About this task
Find the line containing "9$. What is" in the data below, then output that line and each one after it exactly, with nothing else.

Data excerpts
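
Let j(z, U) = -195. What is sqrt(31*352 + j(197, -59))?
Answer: sqrt(10717) ≈ 103.52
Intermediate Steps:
sqrt(31*352 + j(197, -59)) = sqrt(31*352 - 195) = sqrt(10912 - 195) = sqrt(10717)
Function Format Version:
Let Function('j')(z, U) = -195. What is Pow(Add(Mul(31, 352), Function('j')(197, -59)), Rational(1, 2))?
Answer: Pow(10717, Rational(1, 2)) ≈ 103.52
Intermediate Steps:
Pow(Add(Mul(31, 352), Function('j')(197, -59)), Rational(1, 2)) = Pow(Add(Mul(31, 352), -195), Rational(1, 2)) = Pow(Add(10912, -195), Rational(1, 2)) = Pow(10717, Rational(1, 2))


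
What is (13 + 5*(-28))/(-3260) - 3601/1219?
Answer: -11584447/3973940 ≈ -2.9151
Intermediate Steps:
(13 + 5*(-28))/(-3260) - 3601/1219 = (13 - 140)*(-1/3260) - 3601*1/1219 = -127*(-1/3260) - 3601/1219 = 127/3260 - 3601/1219 = -11584447/3973940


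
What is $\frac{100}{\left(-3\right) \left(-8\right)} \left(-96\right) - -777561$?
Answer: $777161$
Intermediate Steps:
$\frac{100}{\left(-3\right) \left(-8\right)} \left(-96\right) - -777561 = \frac{100}{24} \left(-96\right) + \left(-1347842 + 2125403\right) = 100 \cdot \frac{1}{24} \left(-96\right) + 777561 = \frac{25}{6} \left(-96\right) + 777561 = -400 + 777561 = 777161$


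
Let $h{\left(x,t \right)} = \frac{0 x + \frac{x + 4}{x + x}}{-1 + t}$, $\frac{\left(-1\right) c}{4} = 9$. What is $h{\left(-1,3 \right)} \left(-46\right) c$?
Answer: $-1242$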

Exercise answer
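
Let $h{\left(x,t \right)} = \frac{0 x + \frac{x + 4}{x + x}}{-1 + t}$, $\frac{\left(-1\right) c}{4} = 9$. What is $h{\left(-1,3 \right)} \left(-46\right) c$?
Answer: $-1242$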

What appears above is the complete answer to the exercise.